- _WHAT THIS TASK INVOLVES_: Copy out all lines of the records in which the word "dataset" appears.

- _SUPPLIED DATA_:
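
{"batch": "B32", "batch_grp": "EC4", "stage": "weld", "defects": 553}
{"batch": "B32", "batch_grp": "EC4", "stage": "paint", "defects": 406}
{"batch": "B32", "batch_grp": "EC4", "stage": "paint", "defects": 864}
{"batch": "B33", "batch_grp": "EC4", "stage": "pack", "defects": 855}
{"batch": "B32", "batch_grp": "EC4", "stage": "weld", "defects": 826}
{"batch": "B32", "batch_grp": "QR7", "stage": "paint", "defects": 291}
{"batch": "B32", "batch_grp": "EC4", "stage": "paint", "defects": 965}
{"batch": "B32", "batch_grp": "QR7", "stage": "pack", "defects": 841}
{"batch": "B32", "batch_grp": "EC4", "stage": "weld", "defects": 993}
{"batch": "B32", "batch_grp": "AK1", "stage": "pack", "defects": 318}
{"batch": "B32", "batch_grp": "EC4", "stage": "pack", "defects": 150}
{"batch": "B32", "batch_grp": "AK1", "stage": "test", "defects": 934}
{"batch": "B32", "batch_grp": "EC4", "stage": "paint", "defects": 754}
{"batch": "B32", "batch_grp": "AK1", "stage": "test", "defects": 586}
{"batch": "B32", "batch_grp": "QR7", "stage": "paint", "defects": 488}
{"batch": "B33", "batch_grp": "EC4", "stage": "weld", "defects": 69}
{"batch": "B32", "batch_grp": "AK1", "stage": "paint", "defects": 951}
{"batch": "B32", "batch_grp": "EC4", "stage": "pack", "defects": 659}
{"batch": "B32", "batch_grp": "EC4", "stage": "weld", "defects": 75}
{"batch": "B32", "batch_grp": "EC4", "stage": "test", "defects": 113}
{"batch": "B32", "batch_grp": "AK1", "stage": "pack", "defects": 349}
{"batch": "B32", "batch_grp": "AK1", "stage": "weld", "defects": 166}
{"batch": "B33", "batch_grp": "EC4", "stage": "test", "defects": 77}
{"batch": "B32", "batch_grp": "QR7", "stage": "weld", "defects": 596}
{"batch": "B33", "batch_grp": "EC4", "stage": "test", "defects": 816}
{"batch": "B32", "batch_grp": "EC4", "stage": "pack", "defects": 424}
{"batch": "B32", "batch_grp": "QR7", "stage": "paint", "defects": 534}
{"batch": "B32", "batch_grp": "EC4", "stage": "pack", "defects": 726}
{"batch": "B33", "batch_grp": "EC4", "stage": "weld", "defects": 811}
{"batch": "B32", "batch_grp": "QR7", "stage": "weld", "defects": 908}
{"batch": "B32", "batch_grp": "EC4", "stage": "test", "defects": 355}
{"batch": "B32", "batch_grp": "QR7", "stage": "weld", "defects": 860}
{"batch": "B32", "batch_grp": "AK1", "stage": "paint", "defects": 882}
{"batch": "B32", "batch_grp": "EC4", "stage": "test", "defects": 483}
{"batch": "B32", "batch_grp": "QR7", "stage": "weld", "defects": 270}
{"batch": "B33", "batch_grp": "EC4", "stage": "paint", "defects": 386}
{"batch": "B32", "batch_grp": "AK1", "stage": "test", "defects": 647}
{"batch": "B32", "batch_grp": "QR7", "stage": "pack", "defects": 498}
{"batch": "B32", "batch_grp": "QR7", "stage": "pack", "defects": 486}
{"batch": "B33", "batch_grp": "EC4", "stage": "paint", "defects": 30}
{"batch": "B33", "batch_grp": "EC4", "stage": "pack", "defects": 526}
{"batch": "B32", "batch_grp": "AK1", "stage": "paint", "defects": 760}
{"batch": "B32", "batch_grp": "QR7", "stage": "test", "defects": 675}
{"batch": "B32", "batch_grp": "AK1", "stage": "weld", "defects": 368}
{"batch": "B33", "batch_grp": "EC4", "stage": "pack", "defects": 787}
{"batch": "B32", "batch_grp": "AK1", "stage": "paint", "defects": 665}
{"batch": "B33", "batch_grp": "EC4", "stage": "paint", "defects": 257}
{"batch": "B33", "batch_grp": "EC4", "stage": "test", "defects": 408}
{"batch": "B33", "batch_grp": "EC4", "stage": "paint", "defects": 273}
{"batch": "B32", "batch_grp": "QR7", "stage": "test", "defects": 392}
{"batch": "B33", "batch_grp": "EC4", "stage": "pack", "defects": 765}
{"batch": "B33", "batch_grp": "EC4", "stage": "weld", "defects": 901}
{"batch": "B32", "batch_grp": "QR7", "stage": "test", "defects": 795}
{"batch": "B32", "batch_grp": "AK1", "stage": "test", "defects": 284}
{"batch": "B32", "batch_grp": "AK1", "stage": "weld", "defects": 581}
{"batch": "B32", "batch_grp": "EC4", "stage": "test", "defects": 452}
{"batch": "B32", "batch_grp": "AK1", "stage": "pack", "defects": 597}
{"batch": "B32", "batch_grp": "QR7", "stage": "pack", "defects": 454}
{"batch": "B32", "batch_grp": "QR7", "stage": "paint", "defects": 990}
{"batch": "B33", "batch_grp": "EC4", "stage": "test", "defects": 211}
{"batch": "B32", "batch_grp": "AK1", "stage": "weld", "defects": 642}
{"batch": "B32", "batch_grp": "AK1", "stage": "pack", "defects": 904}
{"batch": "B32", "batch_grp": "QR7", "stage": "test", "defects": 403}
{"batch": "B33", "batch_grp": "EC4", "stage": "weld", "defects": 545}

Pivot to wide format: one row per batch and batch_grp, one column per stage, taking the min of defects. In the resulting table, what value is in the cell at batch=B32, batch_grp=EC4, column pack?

150

Rows with batch=B32, batch_grp=EC4 and stage=pack: defects values are 150, 659, 424, 726.
min(150, 659, 424, 726) = 150.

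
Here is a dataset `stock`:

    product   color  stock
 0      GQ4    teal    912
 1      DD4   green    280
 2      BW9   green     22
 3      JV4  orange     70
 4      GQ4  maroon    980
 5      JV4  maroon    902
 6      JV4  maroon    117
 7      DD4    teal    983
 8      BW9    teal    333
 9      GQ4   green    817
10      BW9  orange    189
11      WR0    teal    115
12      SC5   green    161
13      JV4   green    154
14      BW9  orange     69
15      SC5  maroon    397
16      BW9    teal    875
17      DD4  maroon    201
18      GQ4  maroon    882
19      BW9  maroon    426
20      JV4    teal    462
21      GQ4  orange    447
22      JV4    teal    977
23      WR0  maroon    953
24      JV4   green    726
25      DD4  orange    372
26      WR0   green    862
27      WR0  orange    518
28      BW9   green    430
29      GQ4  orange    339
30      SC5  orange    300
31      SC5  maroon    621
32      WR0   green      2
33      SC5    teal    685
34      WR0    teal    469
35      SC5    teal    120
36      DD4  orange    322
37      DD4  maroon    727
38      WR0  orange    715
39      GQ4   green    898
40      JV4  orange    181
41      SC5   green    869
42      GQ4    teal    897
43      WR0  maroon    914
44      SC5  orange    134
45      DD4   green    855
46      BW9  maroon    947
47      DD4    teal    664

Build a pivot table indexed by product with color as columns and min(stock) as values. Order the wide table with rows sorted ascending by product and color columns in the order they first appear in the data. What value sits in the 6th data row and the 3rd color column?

With rows sorted ascending by product, row 6 is product=WR0. color columns in first-appearance order: teal, green, orange, maroon; column 3 is orange.
Long rows with product=WR0, color=orange: min(518, 715) = 518.

518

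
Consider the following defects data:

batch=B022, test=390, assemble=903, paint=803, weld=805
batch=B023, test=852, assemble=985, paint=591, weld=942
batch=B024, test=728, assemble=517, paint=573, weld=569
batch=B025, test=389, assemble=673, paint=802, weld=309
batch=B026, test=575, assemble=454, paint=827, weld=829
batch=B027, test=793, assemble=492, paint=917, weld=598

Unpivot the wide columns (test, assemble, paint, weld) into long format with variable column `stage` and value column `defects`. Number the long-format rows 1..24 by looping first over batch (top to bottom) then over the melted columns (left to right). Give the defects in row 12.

24 rows total (6 × 4). Row 12: index ⌊(12-1)/4⌋ = 2 into batch → B024; (12-1) mod 4 = 3 into the melted columns → weld.
So row 12 is (B024, weld, 569); defects = 569.

569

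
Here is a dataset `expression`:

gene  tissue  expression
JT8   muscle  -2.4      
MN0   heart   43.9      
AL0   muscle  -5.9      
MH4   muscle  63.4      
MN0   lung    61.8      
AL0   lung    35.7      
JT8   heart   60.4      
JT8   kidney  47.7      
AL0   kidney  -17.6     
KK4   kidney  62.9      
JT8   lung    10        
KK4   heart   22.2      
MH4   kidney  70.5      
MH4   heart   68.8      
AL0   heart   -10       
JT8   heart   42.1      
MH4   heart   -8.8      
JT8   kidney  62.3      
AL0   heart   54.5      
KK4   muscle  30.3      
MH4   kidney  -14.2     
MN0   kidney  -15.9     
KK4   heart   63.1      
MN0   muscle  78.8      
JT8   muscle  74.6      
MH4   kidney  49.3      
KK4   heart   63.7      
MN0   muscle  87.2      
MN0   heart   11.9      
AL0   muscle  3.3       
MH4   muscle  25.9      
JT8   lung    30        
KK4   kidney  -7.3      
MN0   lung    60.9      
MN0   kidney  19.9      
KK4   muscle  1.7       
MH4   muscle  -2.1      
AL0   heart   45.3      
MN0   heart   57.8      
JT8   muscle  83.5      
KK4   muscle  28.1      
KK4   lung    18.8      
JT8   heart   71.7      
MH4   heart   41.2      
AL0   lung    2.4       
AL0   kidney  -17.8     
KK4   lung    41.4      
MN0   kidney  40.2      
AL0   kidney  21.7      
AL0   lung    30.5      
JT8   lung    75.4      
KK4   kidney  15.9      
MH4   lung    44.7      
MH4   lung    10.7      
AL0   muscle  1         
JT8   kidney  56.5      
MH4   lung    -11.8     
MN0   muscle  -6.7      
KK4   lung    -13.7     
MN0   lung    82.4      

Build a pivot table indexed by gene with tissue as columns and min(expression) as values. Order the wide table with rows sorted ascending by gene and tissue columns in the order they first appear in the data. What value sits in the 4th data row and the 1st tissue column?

-2.1

With rows sorted ascending by gene, row 4 is gene=MH4. tissue columns in first-appearance order: muscle, heart, lung, kidney; column 1 is muscle.
Long rows with gene=MH4, tissue=muscle: min(63.4, 25.9, -2.1) = -2.1.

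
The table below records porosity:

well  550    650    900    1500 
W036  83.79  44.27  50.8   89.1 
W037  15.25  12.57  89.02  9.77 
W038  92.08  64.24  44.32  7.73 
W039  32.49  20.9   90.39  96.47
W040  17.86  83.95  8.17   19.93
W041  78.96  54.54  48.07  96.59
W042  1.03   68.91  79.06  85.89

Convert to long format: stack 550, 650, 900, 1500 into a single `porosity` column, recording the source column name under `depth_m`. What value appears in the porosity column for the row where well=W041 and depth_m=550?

78.96

Unpivoting turns each (well, wide-column) pair into one long row.
The wide cell at row W041, column 550 holds 78.96, so the long row (W041, 550) has porosity=78.96.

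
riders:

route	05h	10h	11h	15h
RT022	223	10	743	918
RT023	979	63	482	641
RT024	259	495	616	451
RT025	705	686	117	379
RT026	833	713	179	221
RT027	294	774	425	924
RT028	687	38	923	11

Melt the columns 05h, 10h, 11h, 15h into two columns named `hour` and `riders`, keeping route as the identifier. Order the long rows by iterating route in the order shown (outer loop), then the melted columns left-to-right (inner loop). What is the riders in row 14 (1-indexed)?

28 rows total (7 × 4). Row 14: index ⌊(14-1)/4⌋ = 3 into route → RT025; (14-1) mod 4 = 1 into the melted columns → 10h.
So row 14 is (RT025, 10h, 686); riders = 686.

686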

- _RESULT OF THIS TASK_:
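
Here is a dataset `stock`:
Here is a dataset `expression`: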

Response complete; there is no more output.